> _Exercise aim_
Every line from the one that includes "Starting from x_0" to the end of the entries should be written out exactly, with the first and last included.

Saved data entries
»»

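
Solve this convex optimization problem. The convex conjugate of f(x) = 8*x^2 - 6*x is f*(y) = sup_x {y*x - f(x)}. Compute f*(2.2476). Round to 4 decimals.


f*(y) = sup_x {y*x - a*x^2 - b*x} = sup_x {(y-b)*x - a*x^2}
FOC: (y - b) - 2a*x = 0 => x* = (y - b)/(2a)
x* = (2.2476 + 6)/(2*8) = 0.5155
f*(2.2476) = (y-b)^2/(4a) = (2.2476 + 6)^2/(4*8)
= 68.0229/32 = 2.1257


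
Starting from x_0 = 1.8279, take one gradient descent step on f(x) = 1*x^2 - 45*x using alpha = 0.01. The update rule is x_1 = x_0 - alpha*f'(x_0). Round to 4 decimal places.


We compute the gradient at x_0 and apply the update.
f'(x) = 2*x - 45
f'(1.8279) = 2*1.8279 - 45 = -41.3442
x_1 = 1.8279 - 0.01*-41.3442 = 2.2413


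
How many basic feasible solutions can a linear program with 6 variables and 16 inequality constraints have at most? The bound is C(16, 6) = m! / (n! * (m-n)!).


Each vertex corresponds to some choice of n active constraints out of m, so the number of vertices is at most C(m, n) = m! / (n!(m-n)!).
m = 16, n = 6
Numerator: 16 * 15 * 14 * 13 * 12 * 11
Denominator: 6! = 720
C(16, 6) = 8008


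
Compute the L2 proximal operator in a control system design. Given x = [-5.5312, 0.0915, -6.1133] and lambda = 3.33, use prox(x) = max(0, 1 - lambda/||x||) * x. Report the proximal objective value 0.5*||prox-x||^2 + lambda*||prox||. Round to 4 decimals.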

««

> _Written solution_
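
Starting from x_0 = 1.8279, take one gradient descent step on f(x) = 1*x^2 - 45*x using alpha = 0.01. The update rule is x_1 = x_0 - alpha*f'(x_0). Round to 4 decimal places.


We compute the gradient at x_0 and apply the update.
f'(x) = 2*x - 45
f'(1.8279) = 2*1.8279 - 45 = -41.3442
x_1 = 1.8279 - 0.01*-41.3442 = 2.2413


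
How many basic feasible solutions can a linear program with 6 variables and 16 inequality constraints have at most? The bound is C(16, 6) = m! / (n! * (m-n)!).


Each vertex corresponds to some choice of n active constraints out of m, so the number of vertices is at most C(m, n) = m! / (n!(m-n)!).
m = 16, n = 6
Numerator: 16 * 15 * 14 * 13 * 12 * 11
Denominator: 6! = 720
C(16, 6) = 8008


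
Compute the L2 proximal operator in a control system design. Given x = [-5.5312, 0.0915, -6.1133] and lambda = 3.33, use prox(x) = max(0, 1 - lambda/||x||) * x. Report the proximal objective value 0.5*||prox-x||^2 + lambda*||prox||. Round to 4 decimals.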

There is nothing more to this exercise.